WHAT THE TASK REQUIRES: Look through the data below and, wherever a line carries the word "every", please copy that line.

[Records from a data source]
-=-=-
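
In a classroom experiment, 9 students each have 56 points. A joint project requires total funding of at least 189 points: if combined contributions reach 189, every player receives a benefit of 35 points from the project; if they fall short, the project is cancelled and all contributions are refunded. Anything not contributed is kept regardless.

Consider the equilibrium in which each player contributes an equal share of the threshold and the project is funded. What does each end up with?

70 points

Equal share of the threshold: 189/9 = 21.
At this profile no one gains by cutting their contribution: any cut drops the total below 189, the project is cancelled, contributions are refunded, and the deviator ends with 56, which is less than 56 − 21 + 35 = 70. Contributing more than 21 just wastes the excess. So contributing exactly 21 is a best response.
Each player's payoff: 56 − 21 + 35 = 70.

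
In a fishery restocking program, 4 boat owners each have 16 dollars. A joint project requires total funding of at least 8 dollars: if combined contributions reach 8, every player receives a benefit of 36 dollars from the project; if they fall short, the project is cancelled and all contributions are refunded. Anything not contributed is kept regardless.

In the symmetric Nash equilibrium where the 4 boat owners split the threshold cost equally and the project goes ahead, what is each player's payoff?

Equal share of the threshold: 8/4 = 2.
At this profile no one gains by cutting their contribution: any cut drops the total below 8, the project is cancelled, contributions are refunded, and the deviator ends with 16, which is less than 16 − 2 + 36 = 50. Contributing more than 2 just wastes the excess. So contributing exactly 2 is a best response.
Each player's payoff: 16 − 2 + 36 = 50.

50 dollars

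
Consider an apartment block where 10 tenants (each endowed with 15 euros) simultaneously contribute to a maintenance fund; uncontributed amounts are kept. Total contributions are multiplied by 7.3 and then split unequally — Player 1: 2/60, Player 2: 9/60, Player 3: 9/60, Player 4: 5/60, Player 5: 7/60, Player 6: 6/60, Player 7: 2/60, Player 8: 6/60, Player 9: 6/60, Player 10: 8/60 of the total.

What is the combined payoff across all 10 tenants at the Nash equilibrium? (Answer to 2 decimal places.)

339.00 euros

Each unit j contributes comes back to j as 7.3 × (j's share), so j prefers to contribute only if that share exceeds 1/7.3 = 0.1370; otherwise keeping the unit dominates.
Player 2 and Player 3 clear that bar, contributing 15 each; the remaining 8 contribute 0. Total contributed: 30.
The maintenance fund pays out 7.3 × 30 = 219.00 in total (split across the unequal shares, but the aggregate is all that matters for the group sum).
The 8 free-riders keep 15 each, adding 120. Group total = 120 + 219.00 = 339.00.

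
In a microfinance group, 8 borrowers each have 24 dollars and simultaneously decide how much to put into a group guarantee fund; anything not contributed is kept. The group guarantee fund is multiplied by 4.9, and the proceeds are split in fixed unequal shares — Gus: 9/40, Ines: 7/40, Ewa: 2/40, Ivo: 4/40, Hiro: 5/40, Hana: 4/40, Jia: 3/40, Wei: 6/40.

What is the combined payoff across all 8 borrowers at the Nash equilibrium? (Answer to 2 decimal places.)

A player with share s gets back 4.9·s per unit contributed, so full contribution is dominant for anyone with s > 1/4.9 = 0.2041 and zero contribution is dominant for anyone below.
Gus alone (share 9/40) is above the threshold, contributing 24; the remaining 7 contribute 0. Total contributed: 24.
The group guarantee fund pays out 4.9 × 24 = 117.60 in total (split across the unequal shares, but the aggregate is all that matters for the group sum).
The 7 free-riders keep 24 each, adding 168. Group total = 168 + 117.60 = 285.60.

285.60 dollars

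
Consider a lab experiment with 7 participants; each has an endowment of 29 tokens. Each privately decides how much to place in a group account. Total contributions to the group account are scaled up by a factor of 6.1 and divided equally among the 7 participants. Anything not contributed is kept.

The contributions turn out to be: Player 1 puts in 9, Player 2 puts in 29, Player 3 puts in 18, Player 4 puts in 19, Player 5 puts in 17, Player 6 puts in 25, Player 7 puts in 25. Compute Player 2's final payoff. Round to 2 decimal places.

Total contributed: 9 + 29 + 18 + 19 + 17 + 25 + 25 = 142.
Each receives 6.1 × 142 / 7 = 123.74 from the group account.
Player 2 keeps 29 − 29 = 0, so Player 2's payoff is 0 + 123.74 = 123.74.

123.74 tokens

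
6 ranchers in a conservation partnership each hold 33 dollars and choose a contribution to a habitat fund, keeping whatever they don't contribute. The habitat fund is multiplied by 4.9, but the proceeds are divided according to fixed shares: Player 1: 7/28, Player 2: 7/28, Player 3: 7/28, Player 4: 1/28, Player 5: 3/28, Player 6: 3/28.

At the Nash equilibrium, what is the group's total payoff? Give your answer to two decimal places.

Each unit j contributes comes back to j as 4.9 × (j's share), so j prefers to contribute only if that share exceeds 1/4.9 = 0.2041; otherwise keeping the unit dominates.
Player 1, Player 2 and Player 3 clear that bar, contributing 33 each; the remaining 3 contribute 0. Total contributed: 99.
The habitat fund pays out 4.9 × 99 = 485.10 in total (split across the unequal shares, but the aggregate is all that matters for the group sum).
The 3 free-riders keep 33 each, adding 99. Group total = 99 + 485.10 = 584.10.

584.10 dollars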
-=-=-
WRITTEN RESPONSE:
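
In a classroom experiment, 9 students each have 56 points. A joint project requires total funding of at least 189 points: if combined contributions reach 189, every player receives a benefit of 35 points from the project; if they fall short, the project is cancelled and all contributions are refunded. Anything not contributed is kept regardless.
In a fishery restocking program, 4 boat owners each have 16 dollars. A joint project requires total funding of at least 8 dollars: if combined contributions reach 8, every player receives a benefit of 36 dollars from the project; if they fall short, the project is cancelled and all contributions are refunded. Anything not contributed is kept regardless.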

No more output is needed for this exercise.